*Your assignment*
Print all entries below exactly as they appear.

>>>>

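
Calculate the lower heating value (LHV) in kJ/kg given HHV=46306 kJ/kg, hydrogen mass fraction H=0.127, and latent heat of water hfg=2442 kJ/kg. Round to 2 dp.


LHV = HHV - hfg * 9 * H
Water correction = 2442 * 9 * 0.127 = 2791.206 kJ/kg
LHV = 46306 - 2791.206 = 43514.79 kJ/kg


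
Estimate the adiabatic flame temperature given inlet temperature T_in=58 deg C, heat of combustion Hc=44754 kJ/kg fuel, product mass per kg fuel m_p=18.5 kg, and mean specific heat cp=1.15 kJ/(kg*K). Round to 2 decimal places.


T_ad = T_in + Hc / (m_p * cp)
Denominator = 18.5 * 1.15 = 21.2750
Temperature rise = 44754 / 21.2750 = 2103.60 K
T_ad = 58 + 2103.60 = 2161.60 deg C


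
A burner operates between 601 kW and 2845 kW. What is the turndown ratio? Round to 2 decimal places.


TDR = Q_max / Q_min
TDR = 2845 / 601 = 4.73


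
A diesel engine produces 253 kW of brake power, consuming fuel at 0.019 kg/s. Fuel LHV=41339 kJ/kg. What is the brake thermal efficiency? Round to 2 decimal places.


eta_BTE = (BP / (mf * LHV)) * 100
Denominator = 0.019 * 41339 = 785.4410 kW
eta_BTE = (253 / 785.4410) * 100 = 32.21%


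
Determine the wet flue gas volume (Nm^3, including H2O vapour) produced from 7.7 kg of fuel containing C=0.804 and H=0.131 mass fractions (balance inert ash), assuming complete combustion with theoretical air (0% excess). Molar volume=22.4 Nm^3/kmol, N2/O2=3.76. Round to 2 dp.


Per kg fuel: CO2 = (C/12 kmol)*22.4 = (0.804/12)*22.4 = 1.50080 Nm^3
Per kg fuel: H2O = (H/2 kmol)*22.4 = (0.131/2)*22.4 = 1.46720 Nm^3
O2 needed per kg fuel = C/12 + H/4 = 0.804/12 + 0.131/4 = 0.09975000 kmol
Per kg fuel: N2 = O2*3.76*22.4 = 0.09975000*3.76*22.4 = 8.40134 Nm^3
Total per kg = 1.50080 + 1.46720 + 8.40134 = 11.36934 Nm^3
Total = 11.36934 * 7.7 = 87.54 Nm^3


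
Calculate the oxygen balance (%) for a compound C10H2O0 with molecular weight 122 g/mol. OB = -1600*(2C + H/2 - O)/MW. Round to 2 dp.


OB = -1600 * (2C + H/2 - O) / MW
Inner = 2*10 + 2/2 - 0 = 21.00
OB = -1600 * 21.00 / 122 = -275.41%


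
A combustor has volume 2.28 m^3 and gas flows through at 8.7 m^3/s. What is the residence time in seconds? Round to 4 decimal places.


tau = V / Q_flow
tau = 2.28 / 8.7 = 0.2621 s


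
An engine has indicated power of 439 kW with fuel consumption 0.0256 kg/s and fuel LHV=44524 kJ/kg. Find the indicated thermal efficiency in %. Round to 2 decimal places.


eta_ith = (IP / (mf * LHV)) * 100
Denominator = 0.0256 * 44524 = 1139.8144 kW
eta_ith = (439 / 1139.8144) * 100 = 38.52%


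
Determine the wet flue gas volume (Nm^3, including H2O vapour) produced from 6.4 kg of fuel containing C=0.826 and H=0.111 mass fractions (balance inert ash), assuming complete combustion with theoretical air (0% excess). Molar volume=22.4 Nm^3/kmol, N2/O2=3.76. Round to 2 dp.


Per kg fuel: CO2 = (C/12 kmol)*22.4 = (0.826/12)*22.4 = 1.54187 Nm^3
Per kg fuel: H2O = (H/2 kmol)*22.4 = (0.111/2)*22.4 = 1.24320 Nm^3
O2 needed per kg fuel = C/12 + H/4 = 0.826/12 + 0.111/4 = 0.09658333 kmol
Per kg fuel: N2 = O2*3.76*22.4 = 0.09658333*3.76*22.4 = 8.13463 Nm^3
Total per kg = 1.54187 + 1.24320 + 8.13463 = 10.91970 Nm^3
Total = 10.91970 * 6.4 = 69.89 Nm^3


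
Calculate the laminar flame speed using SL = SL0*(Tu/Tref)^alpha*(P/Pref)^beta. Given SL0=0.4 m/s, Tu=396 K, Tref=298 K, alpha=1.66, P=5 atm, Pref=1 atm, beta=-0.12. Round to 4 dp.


SL = SL0 * (Tu/Tref)^alpha * (P/Pref)^beta
T ratio = 396/298 = 1.32885906
(T ratio)^alpha = 1.32885906^1.66 = 1.603153
(P/Pref)^beta = 5^(-0.12) = 0.824373
SL = 0.4 * 1.603153 * 0.824373 = 0.5286 m/s


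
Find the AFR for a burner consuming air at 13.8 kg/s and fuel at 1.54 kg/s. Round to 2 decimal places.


AFR = m_air / m_fuel
AFR = 13.8 / 1.54 = 8.96


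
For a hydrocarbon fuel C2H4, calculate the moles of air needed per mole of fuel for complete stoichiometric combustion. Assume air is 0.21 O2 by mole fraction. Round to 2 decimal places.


Balanced combustion: C2H4 + 3 O2 -> 2 CO2 + 2 H2O
O2 needed = C + H/4 = 2 + 4/4 = 3.00 moles
Air moles = O2 / 0.21 = 3.00 / 0.21 = 14.29 moles air


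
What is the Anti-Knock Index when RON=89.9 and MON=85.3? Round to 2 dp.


AKI = (RON + MON) / 2
AKI = (89.9 + 85.3) / 2
AKI = 175.2 / 2 = 87.60


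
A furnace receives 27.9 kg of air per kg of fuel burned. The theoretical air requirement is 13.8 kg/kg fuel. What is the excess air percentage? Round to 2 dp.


Excess air = actual - stoichiometric = 27.9 - 13.8 = 14.10 kg/kg fuel
Excess air % = (excess / stoich) * 100 = (14.10 / 13.8) * 100 = 102.17%


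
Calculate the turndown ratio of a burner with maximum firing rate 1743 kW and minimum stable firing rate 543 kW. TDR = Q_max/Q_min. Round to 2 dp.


TDR = Q_max / Q_min
TDR = 1743 / 543 = 3.21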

<<<<

*Output for this task*
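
Calculate the lower heating value (LHV) in kJ/kg given HHV=46306 kJ/kg, hydrogen mass fraction H=0.127, and latent heat of water hfg=2442 kJ/kg. Round to 2 dp.


LHV = HHV - hfg * 9 * H
Water correction = 2442 * 9 * 0.127 = 2791.206 kJ/kg
LHV = 46306 - 2791.206 = 43514.79 kJ/kg


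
Estimate the adiabatic flame temperature given inlet temperature T_in=58 deg C, heat of combustion Hc=44754 kJ/kg fuel, product mass per kg fuel m_p=18.5 kg, and mean specific heat cp=1.15 kJ/(kg*K). Round to 2 decimal places.


T_ad = T_in + Hc / (m_p * cp)
Denominator = 18.5 * 1.15 = 21.2750
Temperature rise = 44754 / 21.2750 = 2103.60 K
T_ad = 58 + 2103.60 = 2161.60 deg C


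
A burner operates between 601 kW and 2845 kW. What is the turndown ratio? Round to 2 decimal places.


TDR = Q_max / Q_min
TDR = 2845 / 601 = 4.73


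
A diesel engine produces 253 kW of brake power, consuming fuel at 0.019 kg/s. Fuel LHV=41339 kJ/kg. What is the brake thermal efficiency? Round to 2 decimal places.


eta_BTE = (BP / (mf * LHV)) * 100
Denominator = 0.019 * 41339 = 785.4410 kW
eta_BTE = (253 / 785.4410) * 100 = 32.21%


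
Determine the wet flue gas volume (Nm^3, including H2O vapour) produced from 7.7 kg of fuel containing C=0.804 and H=0.131 mass fractions (balance inert ash), assuming complete combustion with theoretical air (0% excess). Molar volume=22.4 Nm^3/kmol, N2/O2=3.76. Round to 2 dp.


Per kg fuel: CO2 = (C/12 kmol)*22.4 = (0.804/12)*22.4 = 1.50080 Nm^3
Per kg fuel: H2O = (H/2 kmol)*22.4 = (0.131/2)*22.4 = 1.46720 Nm^3
O2 needed per kg fuel = C/12 + H/4 = 0.804/12 + 0.131/4 = 0.09975000 kmol
Per kg fuel: N2 = O2*3.76*22.4 = 0.09975000*3.76*22.4 = 8.40134 Nm^3
Total per kg = 1.50080 + 1.46720 + 8.40134 = 11.36934 Nm^3
Total = 11.36934 * 7.7 = 87.54 Nm^3


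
Calculate the oxygen balance (%) for a compound C10H2O0 with molecular weight 122 g/mol. OB = -1600*(2C + H/2 - O)/MW. Round to 2 dp.


OB = -1600 * (2C + H/2 - O) / MW
Inner = 2*10 + 2/2 - 0 = 21.00
OB = -1600 * 21.00 / 122 = -275.41%


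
A combustor has volume 2.28 m^3 and gas flows through at 8.7 m^3/s. What is the residence time in seconds? Round to 4 decimal places.


tau = V / Q_flow
tau = 2.28 / 8.7 = 0.2621 s


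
An engine has indicated power of 439 kW with fuel consumption 0.0256 kg/s and fuel LHV=44524 kJ/kg. Find the indicated thermal efficiency in %. Round to 2 decimal places.


eta_ith = (IP / (mf * LHV)) * 100
Denominator = 0.0256 * 44524 = 1139.8144 kW
eta_ith = (439 / 1139.8144) * 100 = 38.52%


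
Determine the wet flue gas volume (Nm^3, including H2O vapour) produced from 6.4 kg of fuel containing C=0.826 and H=0.111 mass fractions (balance inert ash), assuming complete combustion with theoretical air (0% excess). Molar volume=22.4 Nm^3/kmol, N2/O2=3.76. Round to 2 dp.


Per kg fuel: CO2 = (C/12 kmol)*22.4 = (0.826/12)*22.4 = 1.54187 Nm^3
Per kg fuel: H2O = (H/2 kmol)*22.4 = (0.111/2)*22.4 = 1.24320 Nm^3
O2 needed per kg fuel = C/12 + H/4 = 0.826/12 + 0.111/4 = 0.09658333 kmol
Per kg fuel: N2 = O2*3.76*22.4 = 0.09658333*3.76*22.4 = 8.13463 Nm^3
Total per kg = 1.54187 + 1.24320 + 8.13463 = 10.91970 Nm^3
Total = 10.91970 * 6.4 = 69.89 Nm^3


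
Calculate the laminar flame speed using SL = SL0*(Tu/Tref)^alpha*(P/Pref)^beta. Given SL0=0.4 m/s, Tu=396 K, Tref=298 K, alpha=1.66, P=5 atm, Pref=1 atm, beta=-0.12. Round to 4 dp.


SL = SL0 * (Tu/Tref)^alpha * (P/Pref)^beta
T ratio = 396/298 = 1.32885906
(T ratio)^alpha = 1.32885906^1.66 = 1.603153
(P/Pref)^beta = 5^(-0.12) = 0.824373
SL = 0.4 * 1.603153 * 0.824373 = 0.5286 m/s


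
Find the AFR for a burner consuming air at 13.8 kg/s and fuel at 1.54 kg/s. Round to 2 decimal places.


AFR = m_air / m_fuel
AFR = 13.8 / 1.54 = 8.96


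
For a hydrocarbon fuel C2H4, calculate the moles of air needed per mole of fuel for complete stoichiometric combustion. Assume air is 0.21 O2 by mole fraction. Round to 2 decimal places.


Balanced combustion: C2H4 + 3 O2 -> 2 CO2 + 2 H2O
O2 needed = C + H/4 = 2 + 4/4 = 3.00 moles
Air moles = O2 / 0.21 = 3.00 / 0.21 = 14.29 moles air


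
What is the Anti-Knock Index when RON=89.9 and MON=85.3? Round to 2 dp.


AKI = (RON + MON) / 2
AKI = (89.9 + 85.3) / 2
AKI = 175.2 / 2 = 87.60


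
A furnace receives 27.9 kg of air per kg of fuel burned. The theoretical air requirement is 13.8 kg/kg fuel. What is the excess air percentage? Round to 2 dp.


Excess air = actual - stoichiometric = 27.9 - 13.8 = 14.10 kg/kg fuel
Excess air % = (excess / stoich) * 100 = (14.10 / 13.8) * 100 = 102.17%


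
Calculate the turndown ratio of a burner with maximum firing rate 1743 kW and minimum stable firing rate 543 kW. TDR = Q_max/Q_min. Round to 2 dp.


TDR = Q_max / Q_min
TDR = 1743 / 543 = 3.21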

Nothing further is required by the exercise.